*Task objective*. Using the listing below, print exactly everything from the line with "Let C = 4*5" down to the line with "Answer: -1800", both included, and nothing more.

-------- Source data --------

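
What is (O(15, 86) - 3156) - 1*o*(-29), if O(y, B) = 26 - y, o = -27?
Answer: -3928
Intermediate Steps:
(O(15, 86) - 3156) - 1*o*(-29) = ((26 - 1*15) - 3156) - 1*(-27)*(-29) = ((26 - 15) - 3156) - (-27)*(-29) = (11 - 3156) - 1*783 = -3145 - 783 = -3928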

--------
-------- Source data --------

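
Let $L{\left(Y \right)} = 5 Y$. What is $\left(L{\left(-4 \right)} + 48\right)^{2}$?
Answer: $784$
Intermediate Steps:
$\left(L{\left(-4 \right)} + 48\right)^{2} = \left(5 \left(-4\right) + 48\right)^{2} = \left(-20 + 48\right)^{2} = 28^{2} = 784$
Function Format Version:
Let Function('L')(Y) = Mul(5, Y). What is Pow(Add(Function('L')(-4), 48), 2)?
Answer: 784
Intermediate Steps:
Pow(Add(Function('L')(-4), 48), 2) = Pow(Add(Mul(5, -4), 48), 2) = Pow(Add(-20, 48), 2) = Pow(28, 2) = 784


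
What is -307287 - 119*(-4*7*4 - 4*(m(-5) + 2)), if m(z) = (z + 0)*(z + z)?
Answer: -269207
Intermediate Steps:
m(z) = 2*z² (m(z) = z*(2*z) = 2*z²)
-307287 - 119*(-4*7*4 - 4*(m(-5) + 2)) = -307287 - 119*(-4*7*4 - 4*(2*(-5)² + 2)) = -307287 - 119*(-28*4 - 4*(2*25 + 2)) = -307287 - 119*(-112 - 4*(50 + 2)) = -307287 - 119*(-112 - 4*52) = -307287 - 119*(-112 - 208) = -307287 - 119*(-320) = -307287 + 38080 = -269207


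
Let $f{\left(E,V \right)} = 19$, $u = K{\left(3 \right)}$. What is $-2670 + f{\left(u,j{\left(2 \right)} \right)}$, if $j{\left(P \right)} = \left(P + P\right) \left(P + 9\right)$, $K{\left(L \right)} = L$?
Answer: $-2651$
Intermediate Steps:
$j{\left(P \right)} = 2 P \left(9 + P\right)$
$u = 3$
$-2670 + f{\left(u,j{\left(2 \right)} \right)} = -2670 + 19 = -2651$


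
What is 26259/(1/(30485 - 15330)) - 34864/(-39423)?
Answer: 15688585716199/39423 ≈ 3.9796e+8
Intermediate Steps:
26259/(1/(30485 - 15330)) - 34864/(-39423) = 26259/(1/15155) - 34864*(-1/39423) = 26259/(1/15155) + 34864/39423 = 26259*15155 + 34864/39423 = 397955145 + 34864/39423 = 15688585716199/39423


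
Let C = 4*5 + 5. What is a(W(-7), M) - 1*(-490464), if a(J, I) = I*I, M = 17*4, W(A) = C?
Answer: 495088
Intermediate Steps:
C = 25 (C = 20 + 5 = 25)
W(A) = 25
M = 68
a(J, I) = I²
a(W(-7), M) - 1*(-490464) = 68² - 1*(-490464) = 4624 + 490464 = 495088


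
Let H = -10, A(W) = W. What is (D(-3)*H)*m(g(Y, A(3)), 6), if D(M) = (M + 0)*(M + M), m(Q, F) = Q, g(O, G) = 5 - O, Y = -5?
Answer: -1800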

--------
-------- Source data --------

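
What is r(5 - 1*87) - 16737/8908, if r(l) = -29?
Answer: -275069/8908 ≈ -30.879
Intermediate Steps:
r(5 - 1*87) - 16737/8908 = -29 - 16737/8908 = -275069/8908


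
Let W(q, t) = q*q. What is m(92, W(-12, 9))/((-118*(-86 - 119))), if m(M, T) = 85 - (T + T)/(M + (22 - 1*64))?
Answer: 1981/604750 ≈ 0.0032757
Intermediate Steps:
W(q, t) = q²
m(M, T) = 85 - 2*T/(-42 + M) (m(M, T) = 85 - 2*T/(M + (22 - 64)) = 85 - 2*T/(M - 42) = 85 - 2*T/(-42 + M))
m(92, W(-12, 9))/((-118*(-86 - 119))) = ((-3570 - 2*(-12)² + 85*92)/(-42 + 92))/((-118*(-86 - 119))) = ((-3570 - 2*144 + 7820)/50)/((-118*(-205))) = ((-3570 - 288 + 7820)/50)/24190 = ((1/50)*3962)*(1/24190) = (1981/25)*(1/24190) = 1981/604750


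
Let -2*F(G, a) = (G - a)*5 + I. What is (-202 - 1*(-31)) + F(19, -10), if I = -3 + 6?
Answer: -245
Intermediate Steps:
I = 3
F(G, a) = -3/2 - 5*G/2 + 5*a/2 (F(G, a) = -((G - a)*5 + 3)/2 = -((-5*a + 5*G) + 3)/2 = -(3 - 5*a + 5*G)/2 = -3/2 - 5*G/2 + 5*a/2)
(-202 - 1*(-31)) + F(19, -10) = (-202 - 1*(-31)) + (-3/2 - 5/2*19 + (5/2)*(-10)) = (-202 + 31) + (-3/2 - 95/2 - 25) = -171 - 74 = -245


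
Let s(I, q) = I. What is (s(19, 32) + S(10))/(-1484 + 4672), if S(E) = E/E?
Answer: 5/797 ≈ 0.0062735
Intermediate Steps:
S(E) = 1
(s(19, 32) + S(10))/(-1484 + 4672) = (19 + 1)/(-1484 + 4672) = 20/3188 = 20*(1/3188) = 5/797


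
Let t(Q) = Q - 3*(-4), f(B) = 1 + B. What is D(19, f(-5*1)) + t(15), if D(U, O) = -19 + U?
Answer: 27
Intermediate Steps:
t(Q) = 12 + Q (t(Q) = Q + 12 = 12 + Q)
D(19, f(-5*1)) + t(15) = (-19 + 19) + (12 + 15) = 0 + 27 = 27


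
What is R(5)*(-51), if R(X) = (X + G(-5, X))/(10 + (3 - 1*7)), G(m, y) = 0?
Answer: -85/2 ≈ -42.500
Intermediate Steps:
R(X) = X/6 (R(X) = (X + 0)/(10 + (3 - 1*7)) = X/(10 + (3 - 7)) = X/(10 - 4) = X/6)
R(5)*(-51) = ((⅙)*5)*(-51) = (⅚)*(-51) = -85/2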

--------

*Solution below*.
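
Let C = 4*5 + 5. What is a(W(-7), M) - 1*(-490464), if a(J, I) = I*I, M = 17*4, W(A) = C?
Answer: 495088
Intermediate Steps:
C = 25 (C = 20 + 5 = 25)
W(A) = 25
M = 68
a(J, I) = I²
a(W(-7), M) - 1*(-490464) = 68² - 1*(-490464) = 4624 + 490464 = 495088


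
Let H = -10, A(W) = W. What is (D(-3)*H)*m(g(Y, A(3)), 6), if D(M) = (M + 0)*(M + M), m(Q, F) = Q, g(O, G) = 5 - O, Y = -5?
Answer: -1800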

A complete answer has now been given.